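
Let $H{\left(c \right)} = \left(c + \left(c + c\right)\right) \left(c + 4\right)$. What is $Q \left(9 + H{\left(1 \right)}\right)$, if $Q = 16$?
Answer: $384$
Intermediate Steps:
$H{\left(c \right)} = 3 c \left(4 + c\right)$ ($H{\left(c \right)} = \left(c + 2 c\right) \left(4 + c\right) = 3 c \left(4 + c\right)$)
$Q \left(9 + H{\left(1 \right)}\right) = 16 \left(9 + 3 \cdot 1 \left(4 + 1\right)\right) = 16 \left(9 + 3 \cdot 1 \cdot 5\right) = 16 \left(9 + 15\right) = 16 \cdot 24 = 384$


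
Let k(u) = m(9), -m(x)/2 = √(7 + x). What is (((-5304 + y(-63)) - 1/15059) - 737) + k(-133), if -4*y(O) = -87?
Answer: -363057435/60236 ≈ -6027.3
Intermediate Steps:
m(x) = -2*√(7 + x)
k(u) = -8 (k(u) = -2*√(7 + 9) = -2*√16 = -2*4 = -8)
y(O) = 87/4 (y(O) = -¼*(-87) = 87/4)
(((-5304 + y(-63)) - 1/15059) - 737) + k(-133) = (((-5304 + 87/4) - 1/15059) - 737) - 8 = ((-21129/4 - 1*1/15059) - 737) - 8 = ((-21129/4 - 1/15059) - 737) - 8 = (-318181615/60236 - 737) - 8 = -362575547/60236 - 8 = -363057435/60236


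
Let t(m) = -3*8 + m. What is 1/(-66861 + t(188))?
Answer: -1/66697 ≈ -1.4993e-5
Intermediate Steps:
t(m) = -24 + m
1/(-66861 + t(188)) = 1/(-66861 + (-24 + 188)) = 1/(-66861 + 164) = 1/(-66697) = -1/66697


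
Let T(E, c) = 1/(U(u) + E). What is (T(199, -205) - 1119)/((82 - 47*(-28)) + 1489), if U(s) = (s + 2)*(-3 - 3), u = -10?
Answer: -276392/713089 ≈ -0.38760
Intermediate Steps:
U(s) = -12 - 6*s (U(s) = (2 + s)*(-6) = -12 - 6*s)
T(E, c) = 1/(48 + E) (T(E, c) = 1/((-12 - 6*(-10)) + E) = 1/((-12 + 60) + E) = 1/(48 + E))
(T(199, -205) - 1119)/((82 - 47*(-28)) + 1489) = (1/(48 + 199) - 1119)/((82 - 47*(-28)) + 1489) = (1/247 - 1119)/((82 + 1316) + 1489) = (1/247 - 1119)/(1398 + 1489) = -276392/247/2887 = -276392/247*1/2887 = -276392/713089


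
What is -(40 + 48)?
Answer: -88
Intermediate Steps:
-(40 + 48) = -1*88 = -88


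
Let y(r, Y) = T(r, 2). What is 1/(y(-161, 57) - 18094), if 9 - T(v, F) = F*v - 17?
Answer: -1/17746 ≈ -5.6351e-5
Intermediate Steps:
T(v, F) = 26 - F*v (T(v, F) = 9 - (F*v - 17) = 9 - (-17 + F*v) = 9 + (17 - F*v) = 26 - F*v)
y(r, Y) = 26 - 2*r (y(r, Y) = 26 - 1*2*r = 26 - 2*r)
1/(y(-161, 57) - 18094) = 1/((26 - 2*(-161)) - 18094) = 1/((26 + 322) - 18094) = 1/(348 - 18094) = 1/(-17746) = -1/17746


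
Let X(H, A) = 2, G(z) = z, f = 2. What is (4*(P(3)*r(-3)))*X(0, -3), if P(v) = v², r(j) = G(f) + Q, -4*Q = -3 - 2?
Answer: 234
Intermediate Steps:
Q = 5/4 (Q = -(-3 - 2)/4 = -¼*(-5) = 5/4 ≈ 1.2500)
r(j) = 13/4 (r(j) = 2 + 5/4 = 13/4)
(4*(P(3)*r(-3)))*X(0, -3) = (4*(3²*(13/4)))*2 = (4*(9*(13/4)))*2 = (4*(117/4))*2 = 117*2 = 234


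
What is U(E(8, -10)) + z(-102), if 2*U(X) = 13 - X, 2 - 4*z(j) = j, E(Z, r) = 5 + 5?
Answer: 55/2 ≈ 27.500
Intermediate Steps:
E(Z, r) = 10
z(j) = ½ - j/4
U(X) = 13/2 - X/2 (U(X) = (13 - X)/2 = 13/2 - X/2)
U(E(8, -10)) + z(-102) = (13/2 - ½*10) + (½ - ¼*(-102)) = (13/2 - 5) + (½ + 51/2) = 3/2 + 26 = 55/2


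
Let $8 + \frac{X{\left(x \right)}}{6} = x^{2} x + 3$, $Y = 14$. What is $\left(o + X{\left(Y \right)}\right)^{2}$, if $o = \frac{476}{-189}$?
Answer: $\frac{196825322500}{729} \approx 2.6999 \cdot 10^{8}$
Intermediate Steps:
$X{\left(x \right)} = -30 + 6 x^{3}$ ($X{\left(x \right)} = -48 + 6 \left(x^{2} x + 3\right) = -48 + 6 \left(x^{3} + 3\right) = -48 + 6 \left(3 + x^{3}\right) = -48 + \left(18 + 6 x^{3}\right) = -30 + 6 x^{3}$)
$o = - \frac{68}{27}$ ($o = 476 \left(- \frac{1}{189}\right) = - \frac{68}{27} \approx -2.5185$)
$\left(o + X{\left(Y \right)}\right)^{2} = \left(- \frac{68}{27} - \left(30 - 6 \cdot 14^{3}\right)\right)^{2} = \left(- \frac{68}{27} + \left(-30 + 6 \cdot 2744\right)\right)^{2} = \left(- \frac{68}{27} + \left(-30 + 16464\right)\right)^{2} = \left(- \frac{68}{27} + 16434\right)^{2} = \left(\frac{443650}{27}\right)^{2} = \frac{196825322500}{729}$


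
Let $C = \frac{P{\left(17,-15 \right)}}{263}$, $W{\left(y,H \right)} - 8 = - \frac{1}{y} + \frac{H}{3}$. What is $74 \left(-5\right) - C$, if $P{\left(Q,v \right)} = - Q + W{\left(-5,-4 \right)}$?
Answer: $- \frac{1459498}{3945} \approx -369.96$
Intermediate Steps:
$W{\left(y,H \right)} = 8 - \frac{1}{y} + \frac{H}{3}$ ($W{\left(y,H \right)} = 8 + \left(- \frac{1}{y} + \frac{H}{3}\right) = 8 - \frac{1}{y} + \frac{H}{3}$)
$P{\left(Q,v \right)} = \frac{103}{15} - Q$ ($P{\left(Q,v \right)} = - Q + \left(8 - \frac{1}{-5} + \frac{1}{3} \left(-4\right)\right) = - Q - - \frac{103}{15} = - Q + \left(8 + \frac{1}{5} - \frac{4}{3}\right) = - Q + \frac{103}{15} = \frac{103}{15} - Q$)
$C = - \frac{152}{3945}$ ($C = \frac{\frac{103}{15} - 17}{263} = \left(\frac{103}{15} - 17\right) \frac{1}{263} = \left(- \frac{152}{15}\right) \frac{1}{263} = - \frac{152}{3945} \approx -0.03853$)
$74 \left(-5\right) - C = 74 \left(-5\right) - - \frac{152}{3945} = -370 + \frac{152}{3945} = - \frac{1459498}{3945}$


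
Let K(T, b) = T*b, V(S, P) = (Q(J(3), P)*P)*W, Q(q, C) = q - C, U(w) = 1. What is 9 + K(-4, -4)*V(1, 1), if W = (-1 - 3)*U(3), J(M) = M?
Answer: -119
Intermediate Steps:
W = -4 (W = (-1 - 3)*1 = -4*1 = -4)
V(S, P) = -4*P*(3 - P) (V(S, P) = ((3 - P)*P)*(-4) = (P*(3 - P))*(-4) = -4*P*(3 - P))
9 + K(-4, -4)*V(1, 1) = 9 + (-4*(-4))*(4*1*(-3 + 1)) = 9 + 16*(4*1*(-2)) = 9 + 16*(-8) = 9 - 128 = -119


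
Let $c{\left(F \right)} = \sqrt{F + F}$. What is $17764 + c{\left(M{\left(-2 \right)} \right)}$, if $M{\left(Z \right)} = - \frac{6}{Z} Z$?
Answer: $17764 + 2 i \sqrt{3} \approx 17764.0 + 3.4641 i$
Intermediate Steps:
$M{\left(Z \right)} = -6$
$c{\left(F \right)} = \sqrt{2} \sqrt{F}$ ($c{\left(F \right)} = \sqrt{2 F} = \sqrt{2} \sqrt{F}$)
$17764 + c{\left(M{\left(-2 \right)} \right)} = 17764 + \sqrt{2} \sqrt{-6} = 17764 + \sqrt{2} i \sqrt{6} = 17764 + 2 i \sqrt{3}$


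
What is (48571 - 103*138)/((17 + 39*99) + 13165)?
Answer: 34357/17043 ≈ 2.0159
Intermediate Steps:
(48571 - 103*138)/((17 + 39*99) + 13165) = (48571 - 14214)/((17 + 3861) + 13165) = 34357/(3878 + 13165) = 34357/17043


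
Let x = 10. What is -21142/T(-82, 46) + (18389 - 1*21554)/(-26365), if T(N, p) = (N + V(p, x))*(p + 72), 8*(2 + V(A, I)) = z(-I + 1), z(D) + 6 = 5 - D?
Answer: 58840684/25821881 ≈ 2.2787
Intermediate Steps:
z(D) = -1 - D (z(D) = -6 + (5 - D) = -1 - D)
V(A, I) = -9/4 + I/8 (V(A, I) = -2 + (-1 - (-I + 1))/8 = -2 + (-1 - (1 - I))/8 = -2 + (-1 + (-1 + I))/8 = -2 + (-2 + I)/8 = -2 + (-1/4 + I/8) = -9/4 + I/8)
T(N, p) = (-1 + N)*(72 + p) (T(N, p) = (N + (-9/4 + (1/8)*10))*(p + 72) = (N + (-9/4 + 5/4))*(72 + p) = (N - 1)*(72 + p) = (-1 + N)*(72 + p))
-21142/T(-82, 46) + (18389 - 1*21554)/(-26365) = -21142/(-72 - 1*46 + 72*(-82) - 82*46) + (18389 - 1*21554)/(-26365) = -21142/(-72 - 46 - 5904 - 3772) + (18389 - 21554)*(-1/26365) = -21142/(-9794) - 3165*(-1/26365) = -21142*(-1/9794) + 633/5273 = 10571/4897 + 633/5273 = 58840684/25821881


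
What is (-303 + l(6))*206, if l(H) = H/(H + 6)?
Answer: -62315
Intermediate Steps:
l(H) = H/(6 + H)
(-303 + l(6))*206 = (-303 + 6/(6 + 6))*206 = (-303 + 6/12)*206 = (-303 + 6*(1/12))*206 = (-303 + ½)*206 = -605/2*206 = -62315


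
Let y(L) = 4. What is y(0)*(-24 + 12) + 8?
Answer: -40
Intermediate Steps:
y(0)*(-24 + 12) + 8 = 4*(-24 + 12) + 8 = 4*(-12) + 8 = -48 + 8 = -40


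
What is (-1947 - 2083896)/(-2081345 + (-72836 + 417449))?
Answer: 2085843/1736732 ≈ 1.2010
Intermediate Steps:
(-1947 - 2083896)/(-2081345 + (-72836 + 417449)) = -2085843/(-2081345 + 344613) = -2085843/(-1736732) = -2085843*(-1/1736732) = 2085843/1736732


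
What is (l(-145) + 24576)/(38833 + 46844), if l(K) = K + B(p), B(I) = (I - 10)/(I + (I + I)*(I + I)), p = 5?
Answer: 513050/1799217 ≈ 0.28515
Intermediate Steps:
B(I) = (-10 + I)/(I + 4*I**2) (B(I) = (-10 + I)/(I + (2*I)*(2*I)) = (-10 + I)/(I + 4*I**2))
l(K) = -1/21 + K (l(K) = K + (-10 + 5)/(5*(1 + 4*5)) = K + (1/5)*(-5)/(1 + 20) = K + (1/5)*(-5)/21 = K + (1/5)*(1/21)*(-5) = K - 1/21 = -1/21 + K)
(l(-145) + 24576)/(38833 + 46844) = ((-1/21 - 145) + 24576)/(38833 + 46844) = (-3046/21 + 24576)/85677 = (513050/21)*(1/85677) = 513050/1799217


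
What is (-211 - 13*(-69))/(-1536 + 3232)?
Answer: 343/848 ≈ 0.40448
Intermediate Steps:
(-211 - 13*(-69))/(-1536 + 3232) = (-211 + 897)/1696 = 686*(1/1696) = 343/848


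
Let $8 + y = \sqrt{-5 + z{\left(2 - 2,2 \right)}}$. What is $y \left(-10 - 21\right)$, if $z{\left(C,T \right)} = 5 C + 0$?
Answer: $248 - 31 i \sqrt{5} \approx 248.0 - 69.318 i$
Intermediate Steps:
$z{\left(C,T \right)} = 5 C$
$y = -8 + i \sqrt{5}$ ($y = -8 + \sqrt{-5 + 5 \left(2 - 2\right)} = -8 + \sqrt{-5 + 5 \cdot 0} = -8 + \sqrt{-5 + 0} = -8 + \sqrt{-5} = -8 + i \sqrt{5} \approx -8.0 + 2.2361 i$)
$y \left(-10 - 21\right) = \left(-8 + i \sqrt{5}\right) \left(-10 - 21\right) = \left(-8 + i \sqrt{5}\right) \left(-31\right) = 248 - 31 i \sqrt{5}$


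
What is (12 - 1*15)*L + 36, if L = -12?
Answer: 72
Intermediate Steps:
(12 - 1*15)*L + 36 = (12 - 1*15)*(-12) + 36 = (12 - 15)*(-12) + 36 = -3*(-12) + 36 = 36 + 36 = 72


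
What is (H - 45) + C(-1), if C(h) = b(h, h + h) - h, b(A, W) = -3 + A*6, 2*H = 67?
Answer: -39/2 ≈ -19.500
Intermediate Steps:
H = 67/2 (H = (½)*67 = 67/2 ≈ 33.500)
b(A, W) = -3 + 6*A
C(h) = -3 + 5*h (C(h) = (-3 + 6*h) - h = -3 + 5*h)
(H - 45) + C(-1) = (67/2 - 45) + (-3 + 5*(-1)) = -23/2 + (-3 - 5) = -23/2 - 8 = -39/2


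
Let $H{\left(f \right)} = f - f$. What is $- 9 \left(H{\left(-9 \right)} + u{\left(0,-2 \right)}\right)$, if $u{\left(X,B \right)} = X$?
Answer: $0$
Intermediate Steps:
$H{\left(f \right)} = 0$
$- 9 \left(H{\left(-9 \right)} + u{\left(0,-2 \right)}\right) = - 9 \left(0 + 0\right) = \left(-9\right) 0 = 0$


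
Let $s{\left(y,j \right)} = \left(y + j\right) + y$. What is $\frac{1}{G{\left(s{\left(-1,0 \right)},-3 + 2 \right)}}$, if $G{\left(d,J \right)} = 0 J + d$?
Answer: $- \frac{1}{2} \approx -0.5$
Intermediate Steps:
$s{\left(y,j \right)} = j + 2 y$ ($s{\left(y,j \right)} = \left(j + y\right) + y = j + 2 y$)
$G{\left(d,J \right)} = d$ ($G{\left(d,J \right)} = 0 + d = d$)
$\frac{1}{G{\left(s{\left(-1,0 \right)},-3 + 2 \right)}} = \frac{1}{0 + 2 \left(-1\right)} = \frac{1}{0 - 2} = \frac{1}{-2} = - \frac{1}{2}$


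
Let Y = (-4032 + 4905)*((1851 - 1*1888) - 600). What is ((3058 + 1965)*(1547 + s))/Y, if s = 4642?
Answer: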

◆ ◆ ◆

Assigned task:
Return exactly the opening lines of the listing above, ending with the line that has "Answer: $384$".

Answer to the exercise:
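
Let $H{\left(c \right)} = \left(c + \left(c + c\right)\right) \left(c + 4\right)$. What is $Q \left(9 + H{\left(1 \right)}\right)$, if $Q = 16$?
Answer: $384$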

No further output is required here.